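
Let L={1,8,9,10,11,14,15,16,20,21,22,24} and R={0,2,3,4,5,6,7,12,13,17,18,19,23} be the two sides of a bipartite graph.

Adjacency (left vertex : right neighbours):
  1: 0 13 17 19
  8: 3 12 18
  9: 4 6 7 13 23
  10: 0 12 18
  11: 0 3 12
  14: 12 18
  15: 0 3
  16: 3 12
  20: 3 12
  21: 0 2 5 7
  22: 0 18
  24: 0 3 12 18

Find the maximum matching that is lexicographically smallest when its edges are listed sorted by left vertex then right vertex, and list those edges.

Lex-smallest maximum matching: {(1,13), (8,3), (9,4), (10,0), (11,12), (14,18), (21,2)}

|M| = 7 (so the lex-smallest maximum matching has 7 edges)
process left vertices in ascending order; for each, take the smallest-labelled available neighbour that still permits 7 edges overall, or leave it unmatched if none does
lex-smallest matching: {1-13, 8-3, 9-4, 10-0, 11-12, 14-18, 21-2}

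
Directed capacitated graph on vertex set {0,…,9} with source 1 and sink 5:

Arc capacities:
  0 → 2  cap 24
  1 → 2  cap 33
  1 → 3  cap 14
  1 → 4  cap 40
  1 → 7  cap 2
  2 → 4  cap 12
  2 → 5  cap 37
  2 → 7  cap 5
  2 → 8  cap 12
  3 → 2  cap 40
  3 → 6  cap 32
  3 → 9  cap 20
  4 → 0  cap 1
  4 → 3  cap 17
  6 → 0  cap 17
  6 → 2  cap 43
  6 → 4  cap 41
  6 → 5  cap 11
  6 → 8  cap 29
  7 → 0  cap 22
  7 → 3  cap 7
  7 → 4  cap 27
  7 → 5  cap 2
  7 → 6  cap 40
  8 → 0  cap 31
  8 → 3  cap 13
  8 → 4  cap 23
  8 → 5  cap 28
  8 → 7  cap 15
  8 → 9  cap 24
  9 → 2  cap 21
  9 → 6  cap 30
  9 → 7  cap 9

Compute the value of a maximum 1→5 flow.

augment #1: 1→2→5 bottleneck 33, total now 33
augment #2: 1→7→5 bottleneck 2, total now 35
augment #3: 1→3→2→5 bottleneck 4, total now 39
augment #4: 1→3→6→5 bottleneck 10, total now 49
augment #5: 1→4→3→6→5 bottleneck 1, total now 50
augment #6: 1→4→0→2→8→5 bottleneck 1, total now 51
augment #7: 1→4→3→2→8→5 bottleneck 11, total now 62
augment #8: 1→4→3→6→8→5 bottleneck 5, total now 67

Maximum flow value: 67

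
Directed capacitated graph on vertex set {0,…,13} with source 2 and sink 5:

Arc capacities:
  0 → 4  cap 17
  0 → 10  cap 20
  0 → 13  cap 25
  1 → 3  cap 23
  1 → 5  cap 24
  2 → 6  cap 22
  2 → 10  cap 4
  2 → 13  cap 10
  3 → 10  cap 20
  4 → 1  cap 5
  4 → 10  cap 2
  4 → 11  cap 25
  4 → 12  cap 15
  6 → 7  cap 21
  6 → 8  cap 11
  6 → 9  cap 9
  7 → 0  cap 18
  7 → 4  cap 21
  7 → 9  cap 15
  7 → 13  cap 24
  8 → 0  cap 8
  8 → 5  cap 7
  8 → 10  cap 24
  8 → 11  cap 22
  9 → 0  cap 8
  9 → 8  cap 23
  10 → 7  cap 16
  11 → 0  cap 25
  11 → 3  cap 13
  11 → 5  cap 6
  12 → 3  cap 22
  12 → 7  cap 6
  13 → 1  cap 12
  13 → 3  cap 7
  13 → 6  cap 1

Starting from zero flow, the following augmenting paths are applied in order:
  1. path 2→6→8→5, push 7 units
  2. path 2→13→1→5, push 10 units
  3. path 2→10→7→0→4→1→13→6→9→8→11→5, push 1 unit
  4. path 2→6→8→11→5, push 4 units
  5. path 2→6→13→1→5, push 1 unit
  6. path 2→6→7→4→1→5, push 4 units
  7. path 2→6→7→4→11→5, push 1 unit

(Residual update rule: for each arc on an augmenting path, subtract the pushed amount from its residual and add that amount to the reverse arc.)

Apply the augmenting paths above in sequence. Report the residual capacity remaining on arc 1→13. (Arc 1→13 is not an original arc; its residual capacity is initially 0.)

Residual capacity of (1,13): 10

after path 1 (2→6→8→5, push 7): res(1,13)=0
after path 2 (2→13→1→5, push 10): res(1,13)=10
after path 3 (2→10→7→0→4→1→13→6→9→8→11→5, push 1): res(1,13)=9
after path 4 (2→6→8→11→5, push 4): res(1,13)=9
after path 5 (2→6→13→1→5, push 1): res(1,13)=10
after path 6 (2→6→7→4→1→5, push 4): res(1,13)=10
after path 7 (2→6→7→4→11→5, push 1): res(1,13)=10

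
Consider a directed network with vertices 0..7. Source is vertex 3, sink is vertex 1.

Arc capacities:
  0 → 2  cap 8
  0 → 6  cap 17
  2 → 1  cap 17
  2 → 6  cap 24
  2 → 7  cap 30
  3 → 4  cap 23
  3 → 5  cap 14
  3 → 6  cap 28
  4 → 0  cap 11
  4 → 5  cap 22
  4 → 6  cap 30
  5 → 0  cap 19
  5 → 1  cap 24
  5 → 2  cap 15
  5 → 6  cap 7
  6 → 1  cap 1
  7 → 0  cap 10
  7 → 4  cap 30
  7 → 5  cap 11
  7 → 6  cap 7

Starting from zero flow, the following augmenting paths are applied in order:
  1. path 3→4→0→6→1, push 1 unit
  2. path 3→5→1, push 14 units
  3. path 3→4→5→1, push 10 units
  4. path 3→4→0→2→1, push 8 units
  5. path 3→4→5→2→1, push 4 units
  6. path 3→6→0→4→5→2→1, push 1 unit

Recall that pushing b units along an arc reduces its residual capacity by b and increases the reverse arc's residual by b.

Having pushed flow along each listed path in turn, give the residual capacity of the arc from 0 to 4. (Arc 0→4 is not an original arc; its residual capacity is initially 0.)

after path 1 (3→4→0→6→1, push 1): res(0,4)=1
after path 2 (3→5→1, push 14): res(0,4)=1
after path 3 (3→4→5→1, push 10): res(0,4)=1
after path 4 (3→4→0→2→1, push 8): res(0,4)=9
after path 5 (3→4→5→2→1, push 4): res(0,4)=9
after path 6 (3→6→0→4→5→2→1, push 1): res(0,4)=8

Residual capacity of (0,4): 8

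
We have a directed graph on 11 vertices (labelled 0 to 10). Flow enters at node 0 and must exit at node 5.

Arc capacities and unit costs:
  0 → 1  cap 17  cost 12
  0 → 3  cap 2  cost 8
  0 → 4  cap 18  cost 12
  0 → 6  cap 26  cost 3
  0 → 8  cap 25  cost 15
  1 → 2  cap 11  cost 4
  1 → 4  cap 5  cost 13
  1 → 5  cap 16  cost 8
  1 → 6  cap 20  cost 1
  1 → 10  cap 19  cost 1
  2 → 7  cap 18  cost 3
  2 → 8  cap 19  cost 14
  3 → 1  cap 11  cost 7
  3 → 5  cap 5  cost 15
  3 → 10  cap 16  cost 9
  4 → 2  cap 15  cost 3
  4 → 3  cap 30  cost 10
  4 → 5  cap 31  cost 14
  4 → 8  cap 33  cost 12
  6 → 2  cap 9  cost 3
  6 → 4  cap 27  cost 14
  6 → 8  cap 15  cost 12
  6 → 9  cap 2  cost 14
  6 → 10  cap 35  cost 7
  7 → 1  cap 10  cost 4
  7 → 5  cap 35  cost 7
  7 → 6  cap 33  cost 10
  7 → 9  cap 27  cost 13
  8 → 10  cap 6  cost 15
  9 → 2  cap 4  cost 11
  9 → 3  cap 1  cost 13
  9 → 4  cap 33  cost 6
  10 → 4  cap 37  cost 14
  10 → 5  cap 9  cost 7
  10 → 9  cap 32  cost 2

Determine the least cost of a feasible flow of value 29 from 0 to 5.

Minimum cost for 29 units: 517

shortest-cost path #1: 0→6→2→7→5 push 9 @ unit cost 16 (adds 144)
shortest-cost path #2: 0→6→10→5 push 9 @ unit cost 17 (adds 153)
shortest-cost path #3: 0→1→5 push 11 @ unit cost 20 (adds 220)
total cost = 517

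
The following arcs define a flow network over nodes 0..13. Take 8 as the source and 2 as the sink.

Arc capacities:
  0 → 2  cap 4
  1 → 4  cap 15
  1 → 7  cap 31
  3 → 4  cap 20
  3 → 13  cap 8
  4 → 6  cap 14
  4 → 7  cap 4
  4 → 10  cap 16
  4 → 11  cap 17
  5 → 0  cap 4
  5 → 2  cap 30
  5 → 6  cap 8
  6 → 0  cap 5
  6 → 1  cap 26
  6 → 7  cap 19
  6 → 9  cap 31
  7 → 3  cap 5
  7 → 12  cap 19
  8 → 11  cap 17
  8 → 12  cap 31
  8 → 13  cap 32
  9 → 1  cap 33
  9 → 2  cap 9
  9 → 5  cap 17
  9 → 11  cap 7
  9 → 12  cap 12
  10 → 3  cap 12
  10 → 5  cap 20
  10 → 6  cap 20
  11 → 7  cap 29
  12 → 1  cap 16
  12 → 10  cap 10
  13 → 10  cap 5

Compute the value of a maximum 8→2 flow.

Maximum flow value: 35

augment #1: 8→12→10→5→2 bottleneck 10, total now 10
augment #2: 8→13→10→5→2 bottleneck 5, total now 15
augment #3: 8→12→1→4→6→0→2 bottleneck 4, total now 19
augment #4: 8→12→1→4→6→9→2 bottleneck 9, total now 28
augment #5: 8→12→1→4→10→5→2 bottleneck 2, total now 30
augment #6: 8→11→7→3→4→10→5→2 bottleneck 3, total now 33
augment #7: 8→11→7→3→4→6→9→5→2 bottleneck 1, total now 34
augment #8: 8→11→7→3→4→10→6→9→5→2 bottleneck 1, total now 35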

» What you should do
Which lines of the records above hold the word "capacitated"? Copy each of them.

» Solution
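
Directed capacitated graph on vertex set {0,…,9} with source 1 and sink 5:
Directed capacitated graph on vertex set {0,…,13} with source 2 and sink 5: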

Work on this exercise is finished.